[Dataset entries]
= Beginning of Section =
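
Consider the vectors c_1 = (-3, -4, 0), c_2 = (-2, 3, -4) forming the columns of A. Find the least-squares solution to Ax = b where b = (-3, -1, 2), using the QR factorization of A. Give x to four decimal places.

x = (0.5036, -0.0682)

c_1 = (-3, -4, 0); ‖c_1‖ = 5.0000, so e_1 = (-0.6000, -0.8000, 0.0000).
e_1·c_2 = (-0.6000)·(-2) + (-0.8000)·3 + 0.0000·(-4) = -1.2000.
u_2 = c_2 + 1.2000·e_1 = (-2.7200, 2.0400, -4.0000).
‖u_2‖ = 5.2498, so e_2 = (-0.5181, 0.3886, -0.7619).
Qᵀb = (2.6000, -0.3581).
Back-substitute: x_2 = -0.3581/5.2498 = -0.0682.
x_1 = (2.6000 + 1.2000·(-0.0682))/5.0000 = 0.5036.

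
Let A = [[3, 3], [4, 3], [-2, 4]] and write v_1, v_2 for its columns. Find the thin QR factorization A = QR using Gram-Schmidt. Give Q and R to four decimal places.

Q = [[0.5571, 0.3118], [0.7428, 0.2274], [-0.3714, 0.9225]], R = [[5.3852, 2.4140], [0.0000, 5.3078]]

q_1 = v_1/‖v_1‖ = (3, 4, -2)/5.3852 = (0.5571, 0.7428, -0.3714).
r_{12} = q_1·v_2 = 2.4140.
u_2 = v_2 − 2.4140·q_1 = (1.6552, 1.2069, 4.8966).
‖u_2‖ = 5.3078, so q_2 = (0.3118, 0.2274, 0.9225).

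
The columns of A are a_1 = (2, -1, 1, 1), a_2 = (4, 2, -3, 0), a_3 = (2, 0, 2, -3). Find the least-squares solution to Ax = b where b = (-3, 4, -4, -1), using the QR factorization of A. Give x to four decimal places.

x = (-2.2345, 0.5287, -0.3149)

a_1 = (2, -1, 1, 1); ‖a_1‖ = 2.6458, so e_1 = (0.7559, -0.3780, 0.3780, 0.3780).
e_1·a_2 = 0.7559·4 + (-0.3780)·2 + 0.3780·(-3) + 0.3780·0 = 1.1339.
u_2 = a_2 − 1.1339·e_1 = (3.1429, 2.4286, -3.4286, -0.4286).
‖u_2‖ = 5.2644, so e_2 = (0.5970, 0.4613, -0.6513, -0.0814).
e_1·a_3 = 0.7559·2 + (-0.3780)·0 + 0.3780·2 + 0.3780·(-3) = 1.1339; e_2·a_3 = 0.5970·2 + 0.4613·0 + (-0.6513)·2 + (-0.0814)·(-3) = 0.1357.
u_3 = a_3 − 1.1339·e_1 − 0.1357·e_2 = (1.0619, 0.3660, 1.6598, -3.4175).
‖u_3‖ = 3.9618, so e_3 = (0.2680, 0.0924, 0.4189, -0.8626).
Qᵀb = (-5.6695, 2.7408, -1.2477).
Back-substitute: x_3 = -1.2477/3.9618 = -0.3149.
x_2 = (2.7408 − 0.1357·(-0.3149))/5.2644 = 0.5287.
x_1 = (-5.6695 − 1.1339·0.5287 − 1.1339·(-0.3149))/2.6458 = -2.2345.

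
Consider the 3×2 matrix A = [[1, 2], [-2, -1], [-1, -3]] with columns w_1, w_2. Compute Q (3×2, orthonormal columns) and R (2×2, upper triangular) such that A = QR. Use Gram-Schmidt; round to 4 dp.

w_1 = (1, -2, -1); ‖w_1‖ = 2.4495, so e_1 = (0.4082, -0.8165, -0.4082).
e_1·w_2 = 0.4082·2 + (-0.8165)·(-1) + (-0.4082)·(-3) = 2.8577.
u_2 = w_2 − 2.8577·e_1 = (0.8333, 1.3333, -1.8333).
‖u_2‖ = 2.4152, so e_2 = (0.3450, 0.5521, -0.7591).

Q = [[0.4082, 0.3450], [-0.8165, 0.5521], [-0.4082, -0.7591]], R = [[2.4495, 2.8577], [0.0000, 2.4152]]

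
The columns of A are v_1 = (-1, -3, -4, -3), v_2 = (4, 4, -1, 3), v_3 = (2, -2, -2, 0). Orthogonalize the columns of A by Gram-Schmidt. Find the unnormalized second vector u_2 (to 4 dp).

v_1 = (-1, -3, -4, -3); ‖v_1‖ = 5.9161, so e_1 = (-0.1690, -0.5071, -0.6761, -0.5071).
e_1·v_2 = (-0.1690)·4 + (-0.5071)·4 + (-0.6761)·(-1) + (-0.5071)·3 = -3.5496.
u_2 = v_2 + 3.5496·e_1 = (3.4000, 2.2000, -3.4000, 1.2000).

u_2 = (3.4000, 2.2000, -3.4000, 1.2000)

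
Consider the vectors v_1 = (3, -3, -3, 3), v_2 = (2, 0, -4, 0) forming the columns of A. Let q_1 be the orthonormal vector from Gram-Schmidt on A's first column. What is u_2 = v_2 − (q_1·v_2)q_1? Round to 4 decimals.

u_2 = (0.5000, 1.5000, -2.5000, -1.5000)

v_1 = (3, -3, -3, 3); ‖v_1‖ = 6.0000, so q_1 = (0.5000, -0.5000, -0.5000, 0.5000).
q_1·v_2 = 0.5000·2 + (-0.5000)·0 + (-0.5000)·(-4) + 0.5000·0 = 3.0000.
u_2 = v_2 − 3.0000·q_1 = (0.5000, 1.5000, -2.5000, -1.5000).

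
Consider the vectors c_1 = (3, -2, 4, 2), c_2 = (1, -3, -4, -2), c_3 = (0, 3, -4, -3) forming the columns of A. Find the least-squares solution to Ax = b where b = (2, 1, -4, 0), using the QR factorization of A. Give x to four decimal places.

x = (0.3761, 0.3135, 0.7487)

c_1 = (3, -2, 4, 2); ‖c_1‖ = 5.7446, so e_1 = (0.5222, -0.3482, 0.6963, 0.3482).
e_1·c_2 = 0.5222·1 + (-0.3482)·(-3) + 0.6963·(-4) + 0.3482·(-2) = -1.9149.
u_2 = c_2 + 1.9149·e_1 = (2.0000, -3.6667, -2.6667, -1.3333).
‖u_2‖ = 5.1316, so e_2 = (0.3897, -0.7145, -0.5197, -0.2598).
e_1·c_3 = 0.5222·0 + (-0.3482)·3 + 0.6963·(-4) + 0.3482·(-3) = -4.8742; e_2·c_3 = 0.3897·0 + (-0.7145)·3 + (-0.5197)·(-4) + (-0.2598)·(-3) = 0.7145.
u_3 = c_3 + 4.8742·e_1 − 0.7145·e_2 = (2.2670, 1.8136, -0.2348, -1.1174).
‖u_3‖ = 3.1196, so e_3 = (0.7267, 0.5814, -0.0753, -0.3582).
Qᵀb = (-2.0889, 2.1436, 2.3357).
Back-substitute: x_3 = 2.3357/3.1196 = 0.7487.
x_2 = (2.1436 − 0.7145·0.7487)/5.1316 = 0.3135.
x_1 = (-2.0889 + 1.9149·0.3135 + 4.8742·0.7487)/5.7446 = 0.3761.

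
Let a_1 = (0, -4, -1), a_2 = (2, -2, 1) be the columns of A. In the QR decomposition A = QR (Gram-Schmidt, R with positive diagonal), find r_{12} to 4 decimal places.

r_{12} = 1.6977

a_1 = (0, -4, -1); ‖a_1‖ = 4.1231, so e_1 = (0.0000, -0.9701, -0.2425).
r_{12} = e_1·a_2 = 1.6977.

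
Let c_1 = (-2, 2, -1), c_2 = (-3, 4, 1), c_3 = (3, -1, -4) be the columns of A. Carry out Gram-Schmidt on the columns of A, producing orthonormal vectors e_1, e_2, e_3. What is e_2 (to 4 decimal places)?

e_2 = (-0.0413, 0.4134, 0.9096)

c_1 = (-2, 2, -1); ‖c_1‖ = 3.0000, so e_1 = (-0.6667, 0.6667, -0.3333).
e_1·c_2 = (-0.6667)·(-3) + 0.6667·4 + (-0.3333)·1 = 4.3333.
u_2 = c_2 − 4.3333·e_1 = (-0.1111, 1.1111, 2.4444).
‖u_2‖ = 2.6874, so e_2 = (-0.0413, 0.4134, 0.9096).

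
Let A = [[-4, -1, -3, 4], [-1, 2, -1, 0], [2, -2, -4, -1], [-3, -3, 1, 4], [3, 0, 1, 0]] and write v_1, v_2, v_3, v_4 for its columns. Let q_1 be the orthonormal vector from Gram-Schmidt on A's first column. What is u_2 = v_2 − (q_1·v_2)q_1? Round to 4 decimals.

u_2 = (-0.2821, 2.1795, -2.3590, -2.4615, -0.5385)

q_1 = v_1/‖v_1‖ = (-4, -1, 2, -3, 3)/6.2450 = (-0.6405, -0.1601, 0.3203, -0.4804, 0.4804).
r_{12} = q_1·v_2 = 1.1209.
u_2 = v_2 − 1.1209·q_1 = (-0.2821, 2.1795, -2.3590, -2.4615, -0.5385).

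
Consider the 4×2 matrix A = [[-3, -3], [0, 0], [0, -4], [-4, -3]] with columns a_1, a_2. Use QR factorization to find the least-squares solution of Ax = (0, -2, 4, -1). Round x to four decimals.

a_1 = (-3, 0, 0, -4); ‖a_1‖ = 5.0000, so e_1 = (-0.6000, 0.0000, 0.0000, -0.8000).
e_1·a_2 = (-0.6000)·(-3) + 0.0000·0 + 0.0000·(-4) + (-0.8000)·(-3) = 4.2000.
u_2 = a_2 − 4.2000·e_1 = (-0.4800, 0.0000, -4.0000, 0.3600).
‖u_2‖ = 4.0447, so e_2 = (-0.1187, 0.0000, -0.9889, 0.0890).
Qᵀb = (0.8000, -4.0447).
Back-substitute: x_2 = -4.0447/4.0447 = -1.0000.
x_1 = (0.8000 − 4.2000·(-1.0000))/5.0000 = 1.0000.

x = (1.0000, -1.0000)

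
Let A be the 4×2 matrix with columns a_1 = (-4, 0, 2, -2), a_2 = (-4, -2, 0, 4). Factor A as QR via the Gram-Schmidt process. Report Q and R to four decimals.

a_1 = (-4, 0, 2, -2); ‖a_1‖ = 4.8990, so q_1 = (-0.8165, 0.0000, 0.4082, -0.4082).
q_1·a_2 = (-0.8165)·(-4) + 0.0000·(-2) + 0.4082·0 + (-0.4082)·4 = 1.6330.
u_2 = a_2 − 1.6330·q_1 = (-2.6667, -2.0000, -0.6667, 4.6667).
‖u_2‖ = 5.7735, so q_2 = (-0.4619, -0.3464, -0.1155, 0.8083).

Q = [[-0.8165, -0.4619], [0.0000, -0.3464], [0.4082, -0.1155], [-0.4082, 0.8083]], R = [[4.8990, 1.6330], [0.0000, 5.7735]]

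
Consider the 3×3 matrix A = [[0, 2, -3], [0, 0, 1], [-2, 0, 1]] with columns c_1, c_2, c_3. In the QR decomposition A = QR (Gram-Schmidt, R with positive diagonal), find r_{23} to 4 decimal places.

e_1 = c_1/‖c_1‖ = (0, 0, -2)/2.0000 = (0.0000, 0.0000, -1.0000).
r_{12} = e_1·c_2 = 0.0000.
u_2 = c_2 + 0.0000·e_1 = (2.0000, 0.0000, 0.0000).
‖u_2‖ = 2.0000, so e_2 = (1.0000, 0.0000, 0.0000).
r_{23} = e_2·c_3 = -3.0000.

r_{23} = -3.0000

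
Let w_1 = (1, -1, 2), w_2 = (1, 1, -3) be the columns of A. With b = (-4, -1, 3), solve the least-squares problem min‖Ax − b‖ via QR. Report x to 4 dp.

e_1 = w_1/‖w_1‖ = (1, -1, 2)/2.4495 = (0.4082, -0.4082, 0.8165).
r_{12} = e_1·w_2 = -2.4495.
u_2 = w_2 + 2.4495·e_1 = (2.0000, 0.0000, -1.0000).
‖u_2‖ = 2.2361, so e_2 = (0.8944, 0.0000, -0.4472).
Qᵀb = (1.2247, -4.9193).
Back-substitute: x_2 = -4.9193/2.2361 = -2.2000.
x_1 = (1.2247 + 2.4495·(-2.2000))/2.4495 = -1.7000.

x = (-1.7000, -2.2000)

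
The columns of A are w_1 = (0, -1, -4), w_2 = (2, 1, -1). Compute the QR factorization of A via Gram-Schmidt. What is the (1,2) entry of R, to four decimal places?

r_{12} = 0.7276

q_1 = w_1/‖w_1‖ = (0, -1, -4)/4.1231 = (0.0000, -0.2425, -0.9701).
r_{12} = q_1·w_2 = 0.7276.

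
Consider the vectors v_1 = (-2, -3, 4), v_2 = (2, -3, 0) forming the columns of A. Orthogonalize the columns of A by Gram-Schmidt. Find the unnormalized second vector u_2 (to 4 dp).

u_2 = (2.3448, -2.4828, -0.6897)

v_1 = (-2, -3, 4); ‖v_1‖ = 5.3852, so q_1 = (-0.3714, -0.5571, 0.7428).
q_1·v_2 = (-0.3714)·2 + (-0.5571)·(-3) + 0.7428·0 = 0.9285.
u_2 = v_2 − 0.9285·q_1 = (2.3448, -2.4828, -0.6897).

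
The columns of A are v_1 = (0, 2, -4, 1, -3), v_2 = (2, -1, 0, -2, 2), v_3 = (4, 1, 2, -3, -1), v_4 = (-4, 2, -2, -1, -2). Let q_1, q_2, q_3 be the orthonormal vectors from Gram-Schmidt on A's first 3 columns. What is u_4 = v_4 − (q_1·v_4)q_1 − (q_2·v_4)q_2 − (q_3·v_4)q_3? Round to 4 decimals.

q_1 = v_1/‖v_1‖ = (0, 2, -4, 1, -3)/5.4772 = (0.0000, 0.3651, -0.7303, 0.1826, -0.5477).
r_{12} = q_1·v_2 = -1.8257.
u_2 = v_2 + 1.8257·q_1 = (2.0000, -0.3333, -1.3333, -1.6667, 1.0000).
‖u_2‖ = 3.1091, so q_2 = (0.6433, -0.1072, -0.4288, -0.5361, 0.3216).
r_{13} = q_1·v_3 = -1.0954; r_{23} = q_2·v_3 = 2.8947.
u_3 = v_3 + 1.0954·q_1 − 2.8947·q_2 = (2.1379, 1.7103, 2.4414, -1.2483, -2.5310).
‖u_3‖ = 4.6282, so q_3 = (0.4619, 0.3695, 0.5275, -0.2697, -0.5469).
r_{14} = q_1·v_4 = 3.1038; r_{24} = q_2·v_4 = -2.0370; r_{34} = q_3·v_4 = -0.8002.
u_4 = v_4 − 3.1038·q_1 + 2.0370·q_2 + 0.8002·q_3 = (-2.3200, 0.9440, -0.1848, -2.8744, -0.0824).

u_4 = (-2.3200, 0.9440, -0.1848, -2.8744, -0.0824)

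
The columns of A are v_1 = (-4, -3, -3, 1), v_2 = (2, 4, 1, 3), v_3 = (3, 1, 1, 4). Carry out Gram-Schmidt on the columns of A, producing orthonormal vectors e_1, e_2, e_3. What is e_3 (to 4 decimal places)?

e_1 = v_1/‖v_1‖ = (-4, -3, -3, 1)/5.9161 = (-0.6761, -0.5071, -0.5071, 0.1690).
r_{12} = e_1·v_2 = -3.3806.
u_2 = v_2 + 3.3806·e_1 = (-0.2857, 2.2857, -0.7143, 3.5714).
‖u_2‖ = 4.3095, so e_2 = (-0.0663, 0.5304, -0.1657, 0.8287).
r_{13} = e_1·v_3 = -2.3664; r_{23} = e_2·v_3 = 3.4807.
u_3 = v_3 + 2.3664·e_1 − 3.4807·e_2 = (1.6308, -2.0462, 0.3769, 1.5154).
‖u_3‖ = 3.0471, so e_3 = (0.5352, -0.6715, 0.1237, 0.4973).

e_3 = (0.5352, -0.6715, 0.1237, 0.4973)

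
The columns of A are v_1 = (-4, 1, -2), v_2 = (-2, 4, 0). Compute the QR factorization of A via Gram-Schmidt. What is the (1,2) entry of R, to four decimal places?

e_1 = v_1/‖v_1‖ = (-4, 1, -2)/4.5826 = (-0.8729, 0.2182, -0.4364).
r_{12} = e_1·v_2 = 2.6186.

r_{12} = 2.6186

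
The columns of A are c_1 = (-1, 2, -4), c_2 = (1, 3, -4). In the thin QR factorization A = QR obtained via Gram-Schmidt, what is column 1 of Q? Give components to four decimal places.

c_1 = (-1, 2, -4); ‖c_1‖ = 4.5826, so q_1 = (-0.2182, 0.4364, -0.8729).

q_1 = (-0.2182, 0.4364, -0.8729)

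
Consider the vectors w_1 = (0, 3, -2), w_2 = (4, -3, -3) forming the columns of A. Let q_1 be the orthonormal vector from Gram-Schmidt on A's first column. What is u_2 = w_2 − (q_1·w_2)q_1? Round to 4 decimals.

u_2 = (4.0000, -2.3077, -3.4615)

q_1 = w_1/‖w_1‖ = (0, 3, -2)/3.6056 = (0.0000, 0.8321, -0.5547).
r_{12} = q_1·w_2 = -0.8321.
u_2 = w_2 + 0.8321·q_1 = (4.0000, -2.3077, -3.4615).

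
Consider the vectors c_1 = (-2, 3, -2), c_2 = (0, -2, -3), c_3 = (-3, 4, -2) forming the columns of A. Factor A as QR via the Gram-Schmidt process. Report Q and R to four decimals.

q_1 = c_1/‖c_1‖ = (-2, 3, -2)/4.1231 = (-0.4851, 0.7276, -0.4851).
r_{12} = q_1·c_2 = 0.0000.
u_2 = c_2 + 0.0000·q_1 = (0.0000, -2.0000, -3.0000).
‖u_2‖ = 3.6056, so q_2 = (0.0000, -0.5547, -0.8321).
r_{13} = q_1·c_3 = 5.3358; r_{23} = q_2·c_3 = -0.5547.
u_3 = c_3 − 5.3358·q_1 + 0.5547·q_2 = (-0.4118, -0.1900, 0.1267).
‖u_3‖ = 0.4709, so q_3 = (-0.8745, -0.4036, 0.2691).

Q = [[-0.4851, 0.0000, -0.8745], [0.7276, -0.5547, -0.4036], [-0.4851, -0.8321, 0.2691]], R = [[4.1231, 0.0000, 5.3358], [0.0000, 3.6056, -0.5547], [0.0000, 0.0000, 0.4709]]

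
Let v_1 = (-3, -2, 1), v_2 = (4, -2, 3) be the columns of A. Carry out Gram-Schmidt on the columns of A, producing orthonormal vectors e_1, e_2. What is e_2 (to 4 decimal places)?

e_2 = (0.5614, -0.5203, 0.6435)

e_1 = v_1/‖v_1‖ = (-3, -2, 1)/3.7417 = (-0.8018, -0.5345, 0.2673).
r_{12} = e_1·v_2 = -1.3363.
u_2 = v_2 + 1.3363·e_1 = (2.9286, -2.7143, 3.3571).
‖u_2‖ = 5.2167, so e_2 = (0.5614, -0.5203, 0.6435).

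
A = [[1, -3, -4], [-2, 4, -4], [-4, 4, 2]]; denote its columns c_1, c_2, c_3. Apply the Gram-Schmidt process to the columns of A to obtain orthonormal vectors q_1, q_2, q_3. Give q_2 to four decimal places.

q_2 = (-0.6838, 0.5698, -0.4558)

c_1 = (1, -2, -4); ‖c_1‖ = 4.5826, so q_1 = (0.2182, -0.4364, -0.8729).
q_1·c_2 = 0.2182·(-3) + (-0.4364)·4 + (-0.8729)·4 = -5.8919.
u_2 = c_2 + 5.8919·q_1 = (-1.7143, 1.4286, -1.1429).
‖u_2‖ = 2.5071, so q_2 = (-0.6838, 0.5698, -0.4558).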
= End of Section =
Please return the span of lines above that opens with the one containing "A = [[1, -3, -4], [-2, 4, -4], [-4, 4, 2]];" and closes with the final line, both included, exactly as written and nothing more.

■ **Expected answer**
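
A = [[1, -3, -4], [-2, 4, -4], [-4, 4, 2]]; denote its columns c_1, c_2, c_3. Apply the Gram-Schmidt process to the columns of A to obtain orthonormal vectors q_1, q_2, q_3. Give q_2 to four decimal places.

q_2 = (-0.6838, 0.5698, -0.4558)

c_1 = (1, -2, -4); ‖c_1‖ = 4.5826, so q_1 = (0.2182, -0.4364, -0.8729).
q_1·c_2 = 0.2182·(-3) + (-0.4364)·4 + (-0.8729)·4 = -5.8919.
u_2 = c_2 + 5.8919·q_1 = (-1.7143, 1.4286, -1.1429).
‖u_2‖ = 2.5071, so q_2 = (-0.6838, 0.5698, -0.4558).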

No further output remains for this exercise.